Task instructions | When you reproduce the listing below, keep every entry exactly as written.

Source data |
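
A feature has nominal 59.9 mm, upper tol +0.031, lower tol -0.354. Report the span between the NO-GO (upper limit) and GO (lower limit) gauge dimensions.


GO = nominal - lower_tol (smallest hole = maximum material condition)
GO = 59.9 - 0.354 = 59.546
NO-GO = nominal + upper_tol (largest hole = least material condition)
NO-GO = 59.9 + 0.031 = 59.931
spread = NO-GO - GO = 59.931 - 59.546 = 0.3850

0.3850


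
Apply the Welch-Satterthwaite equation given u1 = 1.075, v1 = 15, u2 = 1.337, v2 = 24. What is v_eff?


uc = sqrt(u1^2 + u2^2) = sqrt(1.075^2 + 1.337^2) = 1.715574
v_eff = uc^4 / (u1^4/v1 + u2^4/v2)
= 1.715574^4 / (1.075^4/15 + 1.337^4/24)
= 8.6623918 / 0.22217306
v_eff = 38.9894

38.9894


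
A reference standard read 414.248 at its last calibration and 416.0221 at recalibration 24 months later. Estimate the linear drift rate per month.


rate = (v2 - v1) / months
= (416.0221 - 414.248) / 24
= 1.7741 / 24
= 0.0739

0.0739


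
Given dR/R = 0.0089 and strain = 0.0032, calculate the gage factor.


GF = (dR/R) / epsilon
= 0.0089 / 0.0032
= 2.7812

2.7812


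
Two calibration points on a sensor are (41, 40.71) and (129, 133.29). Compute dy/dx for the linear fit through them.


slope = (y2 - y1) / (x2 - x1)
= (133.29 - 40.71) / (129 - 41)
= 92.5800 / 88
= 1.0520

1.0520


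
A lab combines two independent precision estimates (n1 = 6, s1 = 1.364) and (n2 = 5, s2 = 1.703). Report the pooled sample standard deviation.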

Response area |
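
A feature has nominal 59.9 mm, upper tol +0.031, lower tol -0.354. Report the span between the NO-GO (upper limit) and GO (lower limit) gauge dimensions.


GO = nominal - lower_tol (smallest hole = maximum material condition)
GO = 59.9 - 0.354 = 59.546
NO-GO = nominal + upper_tol (largest hole = least material condition)
NO-GO = 59.9 + 0.031 = 59.931
spread = NO-GO - GO = 59.931 - 59.546 = 0.3850

0.3850


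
Apply the Welch-Satterthwaite equation given u1 = 1.075, v1 = 15, u2 = 1.337, v2 = 24. What is v_eff?


uc = sqrt(u1^2 + u2^2) = sqrt(1.075^2 + 1.337^2) = 1.715574
v_eff = uc^4 / (u1^4/v1 + u2^4/v2)
= 1.715574^4 / (1.075^4/15 + 1.337^4/24)
= 8.6623918 / 0.22217306
v_eff = 38.9894

38.9894


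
A reference standard read 414.248 at its last calibration and 416.0221 at recalibration 24 months later. Estimate the linear drift rate per month.


rate = (v2 - v1) / months
= (416.0221 - 414.248) / 24
= 1.7741 / 24
= 0.0739

0.0739


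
Given dR/R = 0.0089 and strain = 0.0032, calculate the gage factor.


GF = (dR/R) / epsilon
= 0.0089 / 0.0032
= 2.7812

2.7812


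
Two calibration points on a sensor are (41, 40.71) and (129, 133.29). Compute dy/dx for the linear fit through them.


slope = (y2 - y1) / (x2 - x1)
= (133.29 - 40.71) / (129 - 41)
= 92.5800 / 88
= 1.0520

1.0520


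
A lab combines two independent precision estimates (n1 = 6, s1 = 1.364) and (n2 = 5, s2 = 1.703). Report the pooled sample standard deviation.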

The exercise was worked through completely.